# Exercise
Show all lines containing "Cellular" from the data below.

Excerpted data Block Start

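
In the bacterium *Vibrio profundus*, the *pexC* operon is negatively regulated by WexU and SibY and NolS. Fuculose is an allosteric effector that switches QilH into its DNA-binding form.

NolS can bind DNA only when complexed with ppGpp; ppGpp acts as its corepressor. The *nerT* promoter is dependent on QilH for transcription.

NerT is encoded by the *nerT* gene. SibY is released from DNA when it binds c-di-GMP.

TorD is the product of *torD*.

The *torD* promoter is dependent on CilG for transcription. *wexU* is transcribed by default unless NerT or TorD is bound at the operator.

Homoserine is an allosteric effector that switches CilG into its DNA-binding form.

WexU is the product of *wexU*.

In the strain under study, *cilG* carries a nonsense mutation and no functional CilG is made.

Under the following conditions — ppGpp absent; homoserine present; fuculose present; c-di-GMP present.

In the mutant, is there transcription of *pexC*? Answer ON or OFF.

ON

Fuculose is present, so QilH is active.
No repressor is bound and QilH is active, so *nerT* is transcribed.
So NerT is produced and active.
CilG is non-functional in this strain, so it has no effect.
Required activator CilG is absent, so *torD* is not transcribed.
So TorD is not produced.
With repressor NerT bound, *wexU* is not transcribed.
So WexU is not produced.
c-di-GMP is present, so SibY is inactive.
ppGpp is absent, so NolS is inactive.
With no repressor bound, *pexC* is transcribed.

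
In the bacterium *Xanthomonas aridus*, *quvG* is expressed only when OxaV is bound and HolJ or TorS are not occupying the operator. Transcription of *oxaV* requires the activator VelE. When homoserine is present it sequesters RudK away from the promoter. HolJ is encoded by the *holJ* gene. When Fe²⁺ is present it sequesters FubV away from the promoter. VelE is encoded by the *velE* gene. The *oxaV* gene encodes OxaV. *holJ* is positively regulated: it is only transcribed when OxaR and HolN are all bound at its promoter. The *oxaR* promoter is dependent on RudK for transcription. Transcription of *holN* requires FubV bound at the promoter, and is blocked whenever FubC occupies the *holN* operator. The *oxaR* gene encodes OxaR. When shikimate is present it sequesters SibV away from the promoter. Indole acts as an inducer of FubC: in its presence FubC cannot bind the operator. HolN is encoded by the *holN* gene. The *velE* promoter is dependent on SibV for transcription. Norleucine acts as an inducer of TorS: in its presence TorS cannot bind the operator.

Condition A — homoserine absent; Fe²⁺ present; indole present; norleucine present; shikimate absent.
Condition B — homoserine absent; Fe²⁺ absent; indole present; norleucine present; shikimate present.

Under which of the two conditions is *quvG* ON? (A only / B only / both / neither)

Condition A:
Homoserine is absent, so RudK is active.
No repressor is bound and RudK is active, so *oxaR* is transcribed.
So OxaR is produced and active.
Fe²⁺ is present, so FubV is inactive.
Indole is present, so FubC is inactive.
Required activator FubV is absent, so *holN* is not transcribed.
So HolN is not produced.
Required activator HolN is absent, so *holJ* is not transcribed.
So HolJ is not produced.
Norleucine is present, so TorS is inactive.
Shikimate is absent, so SibV is active.
No repressor is bound and SibV is active, so *velE* is transcribed.
So VelE is produced and active.
No repressor is bound and VelE is active, so *oxaV* is transcribed.
So OxaV is produced and active.
No repressor is bound and OxaV is active, so *quvG* is transcribed.
→ *quvG* is ON in A.
Condition B:
Homoserine is absent, so RudK is active.
No repressor is bound and RudK is active, so *oxaR* is transcribed.
So OxaR is produced and active.
Fe²⁺ is absent, so FubV is active.
Indole is present, so FubC is inactive.
No repressor is bound and FubV is active, so *holN* is transcribed.
So HolN is produced and active.
No repressor is bound and OxaR and HolN are active, so *holJ* is transcribed.
So HolJ is produced and active.
Norleucine is present, so TorS is inactive.
Shikimate is present, so SibV is inactive.
Required activator SibV is absent, so *velE* is not transcribed.
So VelE is not produced.
Required activator VelE is absent, so *oxaV* is not transcribed.
So OxaV is not produced.
With repressor HolJ bound, *quvG* is not transcribed.
→ *quvG* is OFF in B.

A only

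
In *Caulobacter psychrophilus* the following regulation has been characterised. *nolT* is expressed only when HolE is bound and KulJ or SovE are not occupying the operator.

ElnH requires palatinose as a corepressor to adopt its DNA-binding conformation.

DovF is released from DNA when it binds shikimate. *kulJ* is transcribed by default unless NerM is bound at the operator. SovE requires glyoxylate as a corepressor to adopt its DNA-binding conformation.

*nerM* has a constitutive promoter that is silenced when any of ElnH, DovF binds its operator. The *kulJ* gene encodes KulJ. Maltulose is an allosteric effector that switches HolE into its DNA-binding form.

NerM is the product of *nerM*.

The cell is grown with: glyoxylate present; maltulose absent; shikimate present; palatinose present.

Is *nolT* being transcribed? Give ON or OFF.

Palatinose is present, so ElnH is active.
Shikimate is present, so DovF is inactive.
With repressor ElnH bound, *nerM* is not transcribed.
So NerM is not produced.
With no repressor bound, *kulJ* is transcribed.
So KulJ is produced and active.
Glyoxylate is present, so SovE is active.
Maltulose is absent, so HolE is inactive.
With repressor KulJ bound, *nolT* is not transcribed.

OFF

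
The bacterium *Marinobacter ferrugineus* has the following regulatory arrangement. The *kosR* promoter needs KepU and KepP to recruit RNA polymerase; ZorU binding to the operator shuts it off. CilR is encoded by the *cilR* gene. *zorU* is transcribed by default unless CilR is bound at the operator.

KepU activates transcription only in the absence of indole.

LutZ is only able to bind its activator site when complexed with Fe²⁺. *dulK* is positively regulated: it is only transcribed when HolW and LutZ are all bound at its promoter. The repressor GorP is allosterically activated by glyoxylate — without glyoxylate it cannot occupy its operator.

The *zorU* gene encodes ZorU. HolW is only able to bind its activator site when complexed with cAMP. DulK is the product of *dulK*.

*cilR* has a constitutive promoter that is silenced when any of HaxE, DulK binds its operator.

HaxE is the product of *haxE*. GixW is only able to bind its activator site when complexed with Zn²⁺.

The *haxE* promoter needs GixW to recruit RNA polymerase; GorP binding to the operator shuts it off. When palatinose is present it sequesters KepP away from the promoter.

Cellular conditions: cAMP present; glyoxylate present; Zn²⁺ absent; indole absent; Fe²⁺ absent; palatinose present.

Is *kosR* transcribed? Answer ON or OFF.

OFF

Zn²⁺ is absent, so GixW is inactive.
Glyoxylate is present, so GorP is active.
With repressor GorP bound, *haxE* is not transcribed.
So HaxE is not produced.
cAMP is present, so HolW is active.
Fe²⁺ is absent, so LutZ is inactive.
Required activator LutZ is absent, so *dulK* is not transcribed.
So DulK is not produced.
With no repressor bound, *cilR* is transcribed.
So CilR is produced and active.
With repressor CilR bound, *zorU* is not transcribed.
So ZorU is not produced.
Indole is absent, so KepU is active.
Palatinose is present, so KepP is inactive.
Required activator KepP is absent, so *kosR* is not transcribed.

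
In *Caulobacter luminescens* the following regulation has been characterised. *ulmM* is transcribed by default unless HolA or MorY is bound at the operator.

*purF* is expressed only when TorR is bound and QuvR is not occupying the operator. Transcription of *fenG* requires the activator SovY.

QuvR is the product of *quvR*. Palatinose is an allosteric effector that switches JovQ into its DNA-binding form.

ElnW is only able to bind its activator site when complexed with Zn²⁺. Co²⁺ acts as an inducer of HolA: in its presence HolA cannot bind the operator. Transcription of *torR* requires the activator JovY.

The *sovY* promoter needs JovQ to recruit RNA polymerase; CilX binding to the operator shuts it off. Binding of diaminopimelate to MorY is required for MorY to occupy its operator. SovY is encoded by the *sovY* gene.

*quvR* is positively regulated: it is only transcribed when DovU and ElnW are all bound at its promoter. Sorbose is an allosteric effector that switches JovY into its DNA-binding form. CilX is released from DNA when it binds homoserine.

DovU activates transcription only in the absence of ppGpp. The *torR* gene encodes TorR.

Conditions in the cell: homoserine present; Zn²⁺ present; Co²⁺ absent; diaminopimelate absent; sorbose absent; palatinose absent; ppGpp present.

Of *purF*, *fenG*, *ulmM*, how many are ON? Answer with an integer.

0

Sorbose is absent, so JovY is inactive.
Required activator JovY is absent, so *torR* is not transcribed.
So TorR is not produced.
ppGpp is present, so DovU is inactive.
Zn²⁺ is present, so ElnW is active.
Required activator DovU is absent, so *quvR* is not transcribed.
So QuvR is not produced.
Required activator TorR is absent, so *purF* is not transcribed.
→ *purF* is OFF.
Palatinose is absent, so JovQ is inactive.
Homoserine is present, so CilX is inactive.
Required activator JovQ is absent, so *sovY* is not transcribed.
So SovY is not produced.
Required activator SovY is absent, so *fenG* is not transcribed.
→ *fenG* is OFF.
Co²⁺ is absent, so HolA is active.
Diaminopimelate is absent, so MorY is inactive.
With repressor HolA bound, *ulmM* is not transcribed.
→ *ulmM* is OFF.
0 of the 3 genes are transcribed.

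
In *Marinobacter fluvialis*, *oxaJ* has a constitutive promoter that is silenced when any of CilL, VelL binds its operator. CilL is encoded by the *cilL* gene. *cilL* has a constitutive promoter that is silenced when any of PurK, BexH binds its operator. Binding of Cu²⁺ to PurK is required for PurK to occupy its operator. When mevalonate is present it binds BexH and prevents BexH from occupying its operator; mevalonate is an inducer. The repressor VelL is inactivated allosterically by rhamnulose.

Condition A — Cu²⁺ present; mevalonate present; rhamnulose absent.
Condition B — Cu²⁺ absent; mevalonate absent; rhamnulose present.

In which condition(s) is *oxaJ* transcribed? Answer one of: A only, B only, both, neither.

B only

Condition A:
Cu²⁺ is present, so PurK is active.
Mevalonate is present, so BexH is inactive.
With repressor PurK bound, *cilL* is not transcribed.
So CilL is not produced.
Rhamnulose is absent, so VelL is active.
With repressor VelL bound, *oxaJ* is not transcribed.
→ *oxaJ* is OFF in A.
Condition B:
Cu²⁺ is absent, so PurK is inactive.
Mevalonate is absent, so BexH is active.
With repressor BexH bound, *cilL* is not transcribed.
So CilL is not produced.
Rhamnulose is present, so VelL is inactive.
With no repressor bound, *oxaJ* is transcribed.
→ *oxaJ* is ON in B.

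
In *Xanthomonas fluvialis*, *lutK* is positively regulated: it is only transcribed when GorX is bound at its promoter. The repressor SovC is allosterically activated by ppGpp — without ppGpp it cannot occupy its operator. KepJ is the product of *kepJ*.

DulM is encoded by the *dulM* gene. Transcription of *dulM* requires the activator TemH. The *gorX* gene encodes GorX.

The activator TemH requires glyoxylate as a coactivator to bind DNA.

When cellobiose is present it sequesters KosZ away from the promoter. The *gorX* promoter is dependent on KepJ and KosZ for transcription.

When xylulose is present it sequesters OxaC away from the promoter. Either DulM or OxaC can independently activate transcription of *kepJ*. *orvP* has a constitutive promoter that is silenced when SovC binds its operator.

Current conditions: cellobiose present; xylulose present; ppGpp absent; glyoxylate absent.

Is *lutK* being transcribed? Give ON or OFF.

OFF

Glyoxylate is absent, so TemH is inactive.
Required activator TemH is absent, so *dulM* is not transcribed.
So DulM is not produced.
Xylulose is present, so OxaC is inactive.
No activator is available at the *kepJ* promoter, so *kepJ* is not transcribed.
So KepJ is not produced.
Cellobiose is present, so KosZ is inactive.
Required activator KepJ is absent, so *gorX* is not transcribed.
So GorX is not produced.
Required activator GorX is absent, so *lutK* is not transcribed.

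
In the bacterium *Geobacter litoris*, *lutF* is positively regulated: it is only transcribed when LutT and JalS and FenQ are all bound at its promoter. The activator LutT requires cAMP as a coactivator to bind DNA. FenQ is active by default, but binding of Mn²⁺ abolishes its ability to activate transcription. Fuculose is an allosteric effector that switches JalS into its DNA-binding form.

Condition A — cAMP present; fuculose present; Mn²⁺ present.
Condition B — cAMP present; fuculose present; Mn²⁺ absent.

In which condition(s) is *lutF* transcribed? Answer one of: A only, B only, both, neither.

Condition A:
cAMP is present, so LutT is active.
Fuculose is present, so JalS is active.
Mn²⁺ is present, so FenQ is inactive.
Required activator FenQ is absent, so *lutF* is not transcribed.
→ *lutF* is OFF in A.
Condition B:
cAMP is present, so LutT is active.
Fuculose is present, so JalS is active.
Mn²⁺ is absent, so FenQ is active.
No repressor is bound and LutT and JalS and FenQ are active, so *lutF* is transcribed.
→ *lutF* is ON in B.

B only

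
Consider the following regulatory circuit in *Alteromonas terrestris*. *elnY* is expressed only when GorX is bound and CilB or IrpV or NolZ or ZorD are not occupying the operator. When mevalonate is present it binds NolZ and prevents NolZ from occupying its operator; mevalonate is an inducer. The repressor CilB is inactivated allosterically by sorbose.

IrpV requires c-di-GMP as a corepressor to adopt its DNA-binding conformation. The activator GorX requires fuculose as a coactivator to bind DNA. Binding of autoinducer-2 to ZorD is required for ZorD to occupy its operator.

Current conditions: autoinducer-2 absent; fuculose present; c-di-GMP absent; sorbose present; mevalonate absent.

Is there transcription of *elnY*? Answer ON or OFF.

Fuculose is present, so GorX is active.
Sorbose is present, so CilB is inactive.
c-di-GMP is absent, so IrpV is inactive.
Mevalonate is absent, so NolZ is active.
Autoinducer-2 is absent, so ZorD is inactive.
With repressor NolZ bound, *elnY* is not transcribed.

OFF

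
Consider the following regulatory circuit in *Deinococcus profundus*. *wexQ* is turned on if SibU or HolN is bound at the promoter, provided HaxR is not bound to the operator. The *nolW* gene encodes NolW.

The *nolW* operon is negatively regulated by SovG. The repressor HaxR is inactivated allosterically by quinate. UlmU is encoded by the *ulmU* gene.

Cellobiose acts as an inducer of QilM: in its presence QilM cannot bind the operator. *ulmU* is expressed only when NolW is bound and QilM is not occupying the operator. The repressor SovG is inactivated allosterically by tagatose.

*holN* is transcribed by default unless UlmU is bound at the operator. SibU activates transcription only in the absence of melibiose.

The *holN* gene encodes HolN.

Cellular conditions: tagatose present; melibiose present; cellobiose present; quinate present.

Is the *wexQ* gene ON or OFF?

Melibiose is present, so SibU is inactive.
Quinate is present, so HaxR is inactive.
Cellobiose is present, so QilM is inactive.
Tagatose is present, so SovG is inactive.
With no repressor bound, *nolW* is transcribed.
So NolW is produced and active.
No repressor is bound and NolW is active, so *ulmU* is transcribed.
So UlmU is produced and active.
With repressor UlmU bound, *holN* is not transcribed.
So HolN is not produced.
No activator is available at the *wexQ* promoter, so *wexQ* is not transcribed.

OFF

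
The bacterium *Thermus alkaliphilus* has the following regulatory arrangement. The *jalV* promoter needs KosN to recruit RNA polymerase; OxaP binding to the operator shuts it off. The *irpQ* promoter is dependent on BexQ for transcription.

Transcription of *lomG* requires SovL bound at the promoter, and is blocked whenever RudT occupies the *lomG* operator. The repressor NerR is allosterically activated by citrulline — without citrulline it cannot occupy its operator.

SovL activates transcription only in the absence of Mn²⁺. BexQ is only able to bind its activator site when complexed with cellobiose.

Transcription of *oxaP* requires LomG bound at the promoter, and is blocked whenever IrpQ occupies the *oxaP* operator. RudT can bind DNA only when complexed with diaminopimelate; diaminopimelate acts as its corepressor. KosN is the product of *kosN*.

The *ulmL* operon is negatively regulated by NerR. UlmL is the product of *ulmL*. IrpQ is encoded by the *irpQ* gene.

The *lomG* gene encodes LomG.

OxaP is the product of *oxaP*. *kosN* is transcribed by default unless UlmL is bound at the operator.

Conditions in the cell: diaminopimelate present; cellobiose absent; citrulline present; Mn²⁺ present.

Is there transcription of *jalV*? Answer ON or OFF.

Cellobiose is absent, so BexQ is inactive.
Required activator BexQ is absent, so *irpQ* is not transcribed.
So IrpQ is not produced.
Mn²⁺ is present, so SovL is inactive.
Diaminopimelate is present, so RudT is active.
With repressor RudT bound, *lomG* is not transcribed.
So LomG is not produced.
Required activator LomG is absent, so *oxaP* is not transcribed.
So OxaP is not produced.
Citrulline is present, so NerR is active.
With repressor NerR bound, *ulmL* is not transcribed.
So UlmL is not produced.
With no repressor bound, *kosN* is transcribed.
So KosN is produced and active.
No repressor is bound and KosN is active, so *jalV* is transcribed.

ON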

Excerpted data Block End

# Response to the exercise
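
Cellular conditions: cAMP present; glyoxylate present; Zn²⁺ absent; indole absent; Fe²⁺ absent; palatinose present.
Cellular conditions: tagatose present; melibiose present; cellobiose present; quinate present.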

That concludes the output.